ACTIVITY ▸ The lines to print are the one containing "As a first step" and every line after it through the end of the entries below. Print them exactly and nothing else.

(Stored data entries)

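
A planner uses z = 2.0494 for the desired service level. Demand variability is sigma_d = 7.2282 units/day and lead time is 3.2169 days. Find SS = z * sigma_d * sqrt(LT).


sqrt(LT) = sqrt(3.2169) = 1.7936
SS = 2.0494 * 7.2282 * 1.7936 = 26.5690

26.5690 units


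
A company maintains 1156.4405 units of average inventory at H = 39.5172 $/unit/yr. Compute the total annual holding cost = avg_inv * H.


Cost = 1156.4405 * 39.5172 = 45699.2905

45699.2905 $/yr


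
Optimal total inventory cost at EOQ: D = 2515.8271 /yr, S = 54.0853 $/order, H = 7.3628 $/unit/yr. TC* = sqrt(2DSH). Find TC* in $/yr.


2*D*S*H = 2003701.5459
TC* = sqrt(2003701.5459) = 1415.5217

1415.5217 $/yr


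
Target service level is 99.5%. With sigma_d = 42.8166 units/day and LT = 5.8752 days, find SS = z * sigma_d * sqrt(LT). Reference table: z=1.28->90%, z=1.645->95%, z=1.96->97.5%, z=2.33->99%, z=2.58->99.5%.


From the table, SL = 99.5% corresponds to z = 2.58
sqrt(LT) = sqrt(5.8752) = 2.4239
SS = 2.58 * 42.8166 * 2.4239 = 267.7585

267.7585 units


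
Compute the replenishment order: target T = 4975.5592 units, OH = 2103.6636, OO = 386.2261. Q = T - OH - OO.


Inventory position = OH + OO = 2103.6636 + 386.2261 = 2489.8897
Q = 4975.5592 - 2489.8897 = 2485.6695

2485.6695 units


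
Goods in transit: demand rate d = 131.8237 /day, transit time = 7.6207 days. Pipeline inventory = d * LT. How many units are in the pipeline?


Pipeline = 131.8237 * 7.6207 = 1004.5889

1004.5889 units


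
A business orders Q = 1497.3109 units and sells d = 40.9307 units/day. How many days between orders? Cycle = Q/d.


Cycle = 1497.3109 / 40.9307 = 36.5816

36.5816 days


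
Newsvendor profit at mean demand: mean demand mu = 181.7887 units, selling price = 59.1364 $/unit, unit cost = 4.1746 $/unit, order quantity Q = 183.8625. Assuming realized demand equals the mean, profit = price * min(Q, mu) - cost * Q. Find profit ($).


Sales at mu = min(183.8625, 181.7887) = 181.7887
Revenue = 59.1364 * 181.7887 = 10750.3293
Total cost = 4.1746 * 183.8625 = 767.5524
Profit = 10750.3293 - 767.5524 = 9982.7769

9982.7769 $


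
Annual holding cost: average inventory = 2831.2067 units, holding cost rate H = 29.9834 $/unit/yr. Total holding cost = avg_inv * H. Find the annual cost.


Cost = 2831.2067 * 29.9834 = 84889.2030

84889.2030 $/yr


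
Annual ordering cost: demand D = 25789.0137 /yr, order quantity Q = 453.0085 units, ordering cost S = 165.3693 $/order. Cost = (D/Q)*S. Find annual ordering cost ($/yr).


Number of orders = D/Q = 56.9283
Cost = 56.9283 * 165.3693 = 9414.1967

9414.1967 $/yr


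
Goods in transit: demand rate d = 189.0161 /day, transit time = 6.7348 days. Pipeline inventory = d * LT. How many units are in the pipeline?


Pipeline = 189.0161 * 6.7348 = 1272.9856

1272.9856 units


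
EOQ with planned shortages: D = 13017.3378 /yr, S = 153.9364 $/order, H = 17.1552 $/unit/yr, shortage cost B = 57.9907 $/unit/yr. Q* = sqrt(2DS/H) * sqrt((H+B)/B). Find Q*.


sqrt(2DS/H) = 483.3357
sqrt((H+B)/B) = 1.1383
Q* = 483.3357 * 1.1383 = 550.2022

550.2022 units


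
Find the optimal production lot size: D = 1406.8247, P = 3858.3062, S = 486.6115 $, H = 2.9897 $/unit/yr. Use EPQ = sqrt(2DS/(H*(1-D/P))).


1 - D/P = 1 - 0.3646 = 0.6354
H*(1-D/P) = 1.8996
2DS = 1369154.1550
EPQ = sqrt(720763.5371) = 848.9779

848.9779 units


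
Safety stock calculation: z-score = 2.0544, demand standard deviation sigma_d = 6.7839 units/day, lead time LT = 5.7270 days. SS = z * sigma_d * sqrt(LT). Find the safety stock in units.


sqrt(LT) = sqrt(5.7270) = 2.3931
SS = 2.0544 * 6.7839 * 2.3931 = 33.3525

33.3525 units


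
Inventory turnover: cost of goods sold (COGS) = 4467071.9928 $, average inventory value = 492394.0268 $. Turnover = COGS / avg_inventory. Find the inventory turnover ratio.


Turnover = 4467071.9928 / 492394.0268 = 9.0721

9.0721


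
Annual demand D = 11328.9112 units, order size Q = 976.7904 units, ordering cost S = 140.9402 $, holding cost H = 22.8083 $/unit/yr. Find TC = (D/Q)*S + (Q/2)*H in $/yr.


Ordering cost = D*S/Q = 1634.6383
Holding cost = Q*H/2 = 11139.4642
TC = 1634.6383 + 11139.4642 = 12774.1026

12774.1026 $/yr


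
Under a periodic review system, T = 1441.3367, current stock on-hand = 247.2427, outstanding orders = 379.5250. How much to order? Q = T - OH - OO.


Inventory position = OH + OO = 247.2427 + 379.5250 = 626.7677
Q = 1441.3367 - 626.7677 = 814.5690

814.5690 units


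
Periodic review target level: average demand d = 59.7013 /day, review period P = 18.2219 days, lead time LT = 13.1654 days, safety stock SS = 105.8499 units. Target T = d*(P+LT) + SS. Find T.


P + LT = 31.3873
d*(P+LT) = 59.7013 * 31.3873 = 1873.8626
T = 1873.8626 + 105.8499 = 1979.7125

1979.7125 units


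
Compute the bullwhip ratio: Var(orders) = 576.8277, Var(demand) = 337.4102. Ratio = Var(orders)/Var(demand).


BW = 576.8277 / 337.4102 = 1.7096

1.7096


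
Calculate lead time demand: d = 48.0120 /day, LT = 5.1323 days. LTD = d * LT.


LTD = 48.0120 * 5.1323 = 246.4120

246.4120 units


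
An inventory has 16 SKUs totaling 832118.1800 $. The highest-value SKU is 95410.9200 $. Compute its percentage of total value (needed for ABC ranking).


Top item = 95410.9200
Total = 832118.1800
Percentage = 95410.9200 / 832118.1800 * 100 = 11.4660

11.4660%


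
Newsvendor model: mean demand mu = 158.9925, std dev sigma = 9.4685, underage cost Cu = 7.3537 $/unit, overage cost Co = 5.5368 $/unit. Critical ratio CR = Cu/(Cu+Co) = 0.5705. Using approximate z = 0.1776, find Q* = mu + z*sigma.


CR = Cu/(Cu+Co) = 7.3537/(7.3537+5.5368) = 0.5705
z = 0.1776
Q* = 158.9925 + 0.1776 * 9.4685 = 160.6741

160.6741 units


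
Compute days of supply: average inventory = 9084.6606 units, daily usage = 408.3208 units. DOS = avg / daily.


DOS = 9084.6606 / 408.3208 = 22.2488

22.2488 days


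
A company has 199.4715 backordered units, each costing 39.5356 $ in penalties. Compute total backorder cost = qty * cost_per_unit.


Total = 199.4715 * 39.5356 = 7886.2254

7886.2254 $


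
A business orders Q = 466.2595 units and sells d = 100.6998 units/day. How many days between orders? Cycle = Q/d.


Cycle = 466.2595 / 100.6998 = 4.6302

4.6302 days


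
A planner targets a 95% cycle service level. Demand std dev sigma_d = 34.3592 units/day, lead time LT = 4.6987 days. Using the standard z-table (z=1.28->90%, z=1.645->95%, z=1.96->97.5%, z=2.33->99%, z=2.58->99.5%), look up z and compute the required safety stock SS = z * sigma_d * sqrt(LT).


From the table, SL = 95% corresponds to z = 1.645
sqrt(LT) = sqrt(4.6987) = 2.1676
SS = 1.645 * 34.3592 * 2.1676 = 122.5174

122.5174 units


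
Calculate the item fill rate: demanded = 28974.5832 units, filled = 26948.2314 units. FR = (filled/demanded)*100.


FR = 26948.2314 / 28974.5832 * 100 = 93.0065

93.0065%


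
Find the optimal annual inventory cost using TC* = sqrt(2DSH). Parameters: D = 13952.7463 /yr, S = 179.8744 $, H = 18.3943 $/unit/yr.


2*D*S*H = 92329889.7243
TC* = sqrt(92329889.7243) = 9608.8443

9608.8443 $/yr


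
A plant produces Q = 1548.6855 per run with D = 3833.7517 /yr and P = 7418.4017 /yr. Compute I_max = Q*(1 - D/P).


D/P = 0.5168
1 - D/P = 0.4832
I_max = 1548.6855 * 0.4832 = 748.3412

748.3412 units


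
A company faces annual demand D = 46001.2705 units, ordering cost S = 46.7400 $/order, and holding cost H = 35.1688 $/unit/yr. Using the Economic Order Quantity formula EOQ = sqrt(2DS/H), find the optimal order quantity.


2*D*S = 2 * 46001.2705 * 46.7400 = 4300198.7663
2*D*S/H = 122273.1161
EOQ = sqrt(122273.1161) = 349.6757

349.6757 units


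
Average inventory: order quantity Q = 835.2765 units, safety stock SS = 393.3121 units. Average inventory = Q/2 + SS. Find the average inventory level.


Q/2 = 417.6383
Avg = 417.6383 + 393.3121 = 810.9504

810.9504 units


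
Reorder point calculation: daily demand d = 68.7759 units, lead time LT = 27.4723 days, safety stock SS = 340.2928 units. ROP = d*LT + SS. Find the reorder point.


d*LT = 68.7759 * 27.4723 = 1889.4322
ROP = 1889.4322 + 340.2928 = 2229.7250

2229.7250 units


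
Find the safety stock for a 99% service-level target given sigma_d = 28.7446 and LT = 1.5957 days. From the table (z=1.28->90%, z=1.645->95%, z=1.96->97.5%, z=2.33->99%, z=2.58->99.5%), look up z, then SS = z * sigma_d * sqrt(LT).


From the table, SL = 99% corresponds to z = 2.33
sqrt(LT) = sqrt(1.5957) = 1.2632
SS = 2.33 * 28.7446 * 1.2632 = 84.6034

84.6034 units


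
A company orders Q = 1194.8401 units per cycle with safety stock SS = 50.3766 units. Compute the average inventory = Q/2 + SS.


Q/2 = 597.4200
Avg = 597.4200 + 50.3766 = 647.7966

647.7966 units


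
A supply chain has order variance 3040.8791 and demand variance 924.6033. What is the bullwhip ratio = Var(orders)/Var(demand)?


BW = 3040.8791 / 924.6033 = 3.2888

3.2888


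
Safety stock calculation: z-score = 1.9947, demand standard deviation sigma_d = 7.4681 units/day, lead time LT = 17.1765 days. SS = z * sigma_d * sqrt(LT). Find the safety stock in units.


sqrt(LT) = sqrt(17.1765) = 4.1445
SS = 1.9947 * 7.4681 * 4.1445 = 61.7384

61.7384 units


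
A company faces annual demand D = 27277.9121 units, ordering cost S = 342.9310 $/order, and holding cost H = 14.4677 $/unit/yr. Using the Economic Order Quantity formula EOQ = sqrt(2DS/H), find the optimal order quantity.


2*D*S = 2 * 27277.9121 * 342.9310 = 18708883.3487
2*D*S/H = 1293148.4167
EOQ = sqrt(1293148.4167) = 1137.1668

1137.1668 units


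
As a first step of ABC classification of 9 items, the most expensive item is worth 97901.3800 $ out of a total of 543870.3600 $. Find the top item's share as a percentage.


Top item = 97901.3800
Total = 543870.3600
Percentage = 97901.3800 / 543870.3600 * 100 = 18.0009

18.0009%


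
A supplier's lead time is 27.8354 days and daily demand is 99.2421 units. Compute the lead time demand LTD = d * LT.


LTD = 99.2421 * 27.8354 = 2762.4436

2762.4436 units


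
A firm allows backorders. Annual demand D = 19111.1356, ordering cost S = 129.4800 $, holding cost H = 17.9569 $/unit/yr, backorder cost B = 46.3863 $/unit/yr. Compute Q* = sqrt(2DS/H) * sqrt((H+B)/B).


sqrt(2DS/H) = 524.9814
sqrt((H+B)/B) = 1.1778
Q* = 524.9814 * 1.1778 = 618.3016

618.3016 units


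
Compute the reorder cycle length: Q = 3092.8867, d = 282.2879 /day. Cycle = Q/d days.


Cycle = 3092.8867 / 282.2879 = 10.9565

10.9565 days


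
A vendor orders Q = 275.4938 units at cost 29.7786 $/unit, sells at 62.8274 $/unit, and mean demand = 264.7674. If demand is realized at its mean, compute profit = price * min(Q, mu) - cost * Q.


Sales at mu = min(275.4938, 264.7674) = 264.7674
Revenue = 62.8274 * 264.7674 = 16634.6473
Total cost = 29.7786 * 275.4938 = 8203.8197
Profit = 16634.6473 - 8203.8197 = 8430.8277

8430.8277 $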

WRITTEN RESPONSE ▸
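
As a first step of ABC classification of 9 items, the most expensive item is worth 97901.3800 $ out of a total of 543870.3600 $. Find the top item's share as a percentage.


Top item = 97901.3800
Total = 543870.3600
Percentage = 97901.3800 / 543870.3600 * 100 = 18.0009

18.0009%


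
A supplier's lead time is 27.8354 days and daily demand is 99.2421 units. Compute the lead time demand LTD = d * LT.


LTD = 99.2421 * 27.8354 = 2762.4436

2762.4436 units


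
A firm allows backorders. Annual demand D = 19111.1356, ordering cost S = 129.4800 $, holding cost H = 17.9569 $/unit/yr, backorder cost B = 46.3863 $/unit/yr. Compute Q* = sqrt(2DS/H) * sqrt((H+B)/B).


sqrt(2DS/H) = 524.9814
sqrt((H+B)/B) = 1.1778
Q* = 524.9814 * 1.1778 = 618.3016

618.3016 units


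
Compute the reorder cycle length: Q = 3092.8867, d = 282.2879 /day. Cycle = Q/d days.


Cycle = 3092.8867 / 282.2879 = 10.9565

10.9565 days


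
A vendor orders Q = 275.4938 units at cost 29.7786 $/unit, sells at 62.8274 $/unit, and mean demand = 264.7674. If demand is realized at its mean, compute profit = price * min(Q, mu) - cost * Q.


Sales at mu = min(275.4938, 264.7674) = 264.7674
Revenue = 62.8274 * 264.7674 = 16634.6473
Total cost = 29.7786 * 275.4938 = 8203.8197
Profit = 16634.6473 - 8203.8197 = 8430.8277

8430.8277 $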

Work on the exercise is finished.